WHAT YOU WILL DO: Below is a set of records; restate each one word for word.

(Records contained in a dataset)

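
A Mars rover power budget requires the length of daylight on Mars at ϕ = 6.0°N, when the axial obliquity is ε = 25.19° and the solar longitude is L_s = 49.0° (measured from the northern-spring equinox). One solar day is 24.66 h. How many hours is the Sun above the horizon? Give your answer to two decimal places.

12.61 h

Solar declination: sin δ = sin ε · sin L_s = sin 25.19° × sin 49.0° = 0.32122, so δ = +18.737°.
cos h₀ = −tan ϕ · tan δ = −tan(+6.0°) × tan(+18.737°) = -0.0357, so h₀ = 1.6065 rad = 92.04°.
Daylight = 2h₀/(2π) × 24.66 h = (1.6065/π) × 24.66 = 12.61 h.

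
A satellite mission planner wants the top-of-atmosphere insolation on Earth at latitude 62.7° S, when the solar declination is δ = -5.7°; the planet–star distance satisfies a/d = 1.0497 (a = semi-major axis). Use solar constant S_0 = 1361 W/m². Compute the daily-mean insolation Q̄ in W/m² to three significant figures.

cos h₀ = −tan(-62.7°) tan(-5.700°) = -0.1934, h₀ = 1.7654 rad.
Bracket: h₀ sin ϕ sin δ + cos ϕ cos δ sin h₀ = 1.7654×-0.88862×-0.09932 + 0.45865×0.99506×0.98112 = 0.155810 + 0.447768 = 0.603578.
Inverse-square distance factor (a/d)² = 1.0497² = 1.101870.
Q̄ = (S_0/π) × 1.101870 × [bracket] = (1361/π) × 1.101870 × 0.603578 = 288.1 W/m².

Q̄ ≈ 288 W/m²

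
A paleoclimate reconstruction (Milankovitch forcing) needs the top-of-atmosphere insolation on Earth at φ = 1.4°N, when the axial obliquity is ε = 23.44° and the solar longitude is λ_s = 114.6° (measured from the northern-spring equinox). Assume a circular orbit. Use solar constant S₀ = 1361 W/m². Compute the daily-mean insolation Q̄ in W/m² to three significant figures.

Q̄ ≈ 410 W/m²

Solar declination: sin δ = sin ε · sin λ_s = sin 23.44° × sin 114.6° = 0.36168, so δ = +21.204°.
cos H₀ = −tan(+1.4°) tan(+21.204°) = -0.0095, H₀ = 1.5803 rad.
Bracket: H₀ sin φ sin δ + cos φ cos δ sin H₀ = 1.5803×0.02443×0.36168 + 0.99970×0.93230×0.99996 = 0.013963 + 0.931983 = 0.945946.
Q̄ = (S₀/π) × [bracket] = (1361/π) × 0.945946 = 409.8 W/m².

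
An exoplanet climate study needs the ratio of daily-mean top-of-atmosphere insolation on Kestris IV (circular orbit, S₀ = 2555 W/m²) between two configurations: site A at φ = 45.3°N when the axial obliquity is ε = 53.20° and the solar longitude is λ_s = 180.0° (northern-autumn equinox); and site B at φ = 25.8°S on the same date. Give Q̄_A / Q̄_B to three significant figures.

— Configuration A (φ=+45.3°):
Solar declination: sin δ = sin ε · sin λ_s = sin 53.20° × sin 180.0° = 0.00000, so δ = +0.000°.
cos H₀ = −tan(+45.3°) tan(+0.000°) = -0.0000, H₀ = 1.5708 rad.
Bracket: H₀ sin φ sin δ + cos φ cos δ sin H₀ = 1.5708×0.71080×0.00000 + 0.70339×1.00000×1.00000 = 0.000000 + 0.703390 = 0.703390.
Q̄ = (S₀/π) × [bracket] = (2555/π) × 0.703390 = 572.05 W/m².
— Configuration B (φ=-25.8°):
cos H₀ = −tan(-25.8°) tan(+0.000°) = 0.0000, H₀ = 1.5708 rad.
Bracket: H₀ sin φ sin δ + cos φ cos δ sin H₀ = 1.5708×-0.43523×0.00000 + 0.90032×1.00000×1.00000 = -0.000000 + 0.900320 = 0.900320.
Q̄ = (S₀/π) × [bracket] = (2555/π) × 0.900320 = 732.21 W/m².
Ratio Q̄_A / Q̄_B = 572.05 / 732.21 = 0.7813.

Q̄_A / Q̄_B ≈ 0.781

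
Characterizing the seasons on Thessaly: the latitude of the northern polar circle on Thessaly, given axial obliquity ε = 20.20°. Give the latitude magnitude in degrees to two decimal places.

69.80°

The polar circle is the lowest latitude that experiences at least one full rotation of continuous daylight at the northern-summer solstice; it lies at |φ| = 90° − ε = 90° − 20.20° = 69.80°.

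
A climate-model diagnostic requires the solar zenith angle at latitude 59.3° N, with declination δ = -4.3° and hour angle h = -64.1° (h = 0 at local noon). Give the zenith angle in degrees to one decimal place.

θ_z = 80.9°

cos θ_z = sin φ sin δ + cos φ cos δ cos h = -0.064471 + 0.222378 = 0.157907.
θ_z = arccos(0.157907) = 80.9°.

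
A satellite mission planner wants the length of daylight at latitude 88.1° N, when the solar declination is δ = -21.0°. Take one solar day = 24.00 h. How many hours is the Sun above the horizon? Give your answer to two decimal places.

cos h₀ = −tan ϕ · tan δ = 11.5714 ≥ 1, so the Sun never rises (polar night) and h₀ = 0.
Daylight = 2h₀/(2π) × 24.00 h = (0.0000/π) × 24.00 = 0.00 h.

0.00 h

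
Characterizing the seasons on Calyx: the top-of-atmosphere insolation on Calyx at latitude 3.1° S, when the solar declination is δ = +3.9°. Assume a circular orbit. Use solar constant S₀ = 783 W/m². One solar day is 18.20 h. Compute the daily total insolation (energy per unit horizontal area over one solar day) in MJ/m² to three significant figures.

16.2 MJ/m²

cos H₀ = −tan(-3.1°) tan(+3.900°) = 0.0037, H₀ = 1.5671 rad.
Bracket: H₀ sin φ sin δ + cos φ cos δ sin H₀ = 1.5671×-0.05408×0.06802 + 0.99854×0.99768×0.99999 = -0.005765 + 0.996213 = 0.990448.
Q̄ = (S₀/π) × [bracket] = (783/π) × 0.990448 = 246.86 W/m².
Daily total = Q̄ × 18.20 h × 3600 s/h = 246.86 × 18.20 × 3600 / 10⁶ = 16.17 MJ/m².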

EXERCISE RESULT:
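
A Mars rover power budget requires the length of daylight on Mars at ϕ = 6.0°N, when the axial obliquity is ε = 25.19° and the solar longitude is L_s = 49.0° (measured from the northern-spring equinox). One solar day is 24.66 h. How many hours is the Sun above the horizon? Give your answer to two decimal places.

12.61 h

Solar declination: sin δ = sin ε · sin L_s = sin 25.19° × sin 49.0° = 0.32122, so δ = +18.737°.
cos h₀ = −tan ϕ · tan δ = −tan(+6.0°) × tan(+18.737°) = -0.0357, so h₀ = 1.6065 rad = 92.04°.
Daylight = 2h₀/(2π) × 24.66 h = (1.6065/π) × 24.66 = 12.61 h.

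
A satellite mission planner wants the top-of-atmosphere insolation on Earth at latitude 62.7° S, when the solar declination is δ = -5.7°; the planet–star distance satisfies a/d = 1.0497 (a = semi-major axis). Use solar constant S_0 = 1361 W/m². Compute the daily-mean insolation Q̄ in W/m² to three significant figures.

cos h₀ = −tan(-62.7°) tan(-5.700°) = -0.1934, h₀ = 1.7654 rad.
Bracket: h₀ sin ϕ sin δ + cos ϕ cos δ sin h₀ = 1.7654×-0.88862×-0.09932 + 0.45865×0.99506×0.98112 = 0.155810 + 0.447768 = 0.603578.
Inverse-square distance factor (a/d)² = 1.0497² = 1.101870.
Q̄ = (S_0/π) × 1.101870 × [bracket] = (1361/π) × 1.101870 × 0.603578 = 288.1 W/m².

Q̄ ≈ 288 W/m²

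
A paleoclimate reconstruction (Milankovitch forcing) needs the top-of-atmosphere insolation on Earth at φ = 1.4°N, when the axial obliquity is ε = 23.44° and the solar longitude is λ_s = 114.6° (measured from the northern-spring equinox). Assume a circular orbit. Use solar constant S₀ = 1361 W/m². Compute the daily-mean insolation Q̄ in W/m² to three significant figures.

Q̄ ≈ 410 W/m²

Solar declination: sin δ = sin ε · sin λ_s = sin 23.44° × sin 114.6° = 0.36168, so δ = +21.204°.
cos H₀ = −tan(+1.4°) tan(+21.204°) = -0.0095, H₀ = 1.5803 rad.
Bracket: H₀ sin φ sin δ + cos φ cos δ sin H₀ = 1.5803×0.02443×0.36168 + 0.99970×0.93230×0.99996 = 0.013963 + 0.931983 = 0.945946.
Q̄ = (S₀/π) × [bracket] = (1361/π) × 0.945946 = 409.8 W/m².

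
An exoplanet climate study needs the ratio of daily-mean top-of-atmosphere insolation on Kestris IV (circular orbit, S₀ = 2555 W/m²) between two configurations: site A at φ = 45.3°N when the axial obliquity is ε = 53.20° and the solar longitude is λ_s = 180.0° (northern-autumn equinox); and site B at φ = 25.8°S on the same date. Give Q̄_A / Q̄_B to three significant figures.

— Configuration A (φ=+45.3°):
Solar declination: sin δ = sin ε · sin λ_s = sin 53.20° × sin 180.0° = 0.00000, so δ = +0.000°.
cos H₀ = −tan(+45.3°) tan(+0.000°) = -0.0000, H₀ = 1.5708 rad.
Bracket: H₀ sin φ sin δ + cos φ cos δ sin H₀ = 1.5708×0.71080×0.00000 + 0.70339×1.00000×1.00000 = 0.000000 + 0.703390 = 0.703390.
Q̄ = (S₀/π) × [bracket] = (2555/π) × 0.703390 = 572.05 W/m².
— Configuration B (φ=-25.8°):
cos H₀ = −tan(-25.8°) tan(+0.000°) = 0.0000, H₀ = 1.5708 rad.
Bracket: H₀ sin φ sin δ + cos φ cos δ sin H₀ = 1.5708×-0.43523×0.00000 + 0.90032×1.00000×1.00000 = -0.000000 + 0.900320 = 0.900320.
Q̄ = (S₀/π) × [bracket] = (2555/π) × 0.900320 = 732.21 W/m².
Ratio Q̄_A / Q̄_B = 572.05 / 732.21 = 0.7813.

Q̄_A / Q̄_B ≈ 0.781

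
Characterizing the seasons on Thessaly: the latitude of the northern polar circle on Thessaly, given axial obliquity ε = 20.20°. Give the latitude magnitude in degrees to two decimal places.

69.80°

The polar circle is the lowest latitude that experiences at least one full rotation of continuous daylight at the northern-summer solstice; it lies at |φ| = 90° − ε = 90° − 20.20° = 69.80°.

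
A climate-model diagnostic requires the solar zenith angle at latitude 59.3° N, with declination δ = -4.3° and hour angle h = -64.1° (h = 0 at local noon). Give the zenith angle in degrees to one decimal place.

θ_z = 80.9°

cos θ_z = sin φ sin δ + cos φ cos δ cos h = -0.064471 + 0.222378 = 0.157907.
θ_z = arccos(0.157907) = 80.9°.

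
A satellite mission planner wants the length of daylight at latitude 88.1° N, when the solar declination is δ = -21.0°. Take one solar day = 24.00 h. How many hours is the Sun above the horizon? Give your answer to two decimal places.

cos h₀ = −tan ϕ · tan δ = 11.5714 ≥ 1, so the Sun never rises (polar night) and h₀ = 0.
Daylight = 2h₀/(2π) × 24.00 h = (0.0000/π) × 24.00 = 0.00 h.

0.00 h

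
Characterizing the seasons on Calyx: the top-of-atmosphere insolation on Calyx at latitude 3.1° S, when the solar declination is δ = +3.9°. Assume a circular orbit. Use solar constant S₀ = 783 W/m². One solar day is 18.20 h. Compute the daily total insolation (energy per unit horizontal area over one solar day) in MJ/m² to three significant figures.

16.2 MJ/m²

cos H₀ = −tan(-3.1°) tan(+3.900°) = 0.0037, H₀ = 1.5671 rad.
Bracket: H₀ sin φ sin δ + cos φ cos δ sin H₀ = 1.5671×-0.05408×0.06802 + 0.99854×0.99768×0.99999 = -0.005765 + 0.996213 = 0.990448.
Q̄ = (S₀/π) × [bracket] = (783/π) × 0.990448 = 246.86 W/m².
Daily total = Q̄ × 18.20 h × 3600 s/h = 246.86 × 18.20 × 3600 / 10⁶ = 16.17 MJ/m².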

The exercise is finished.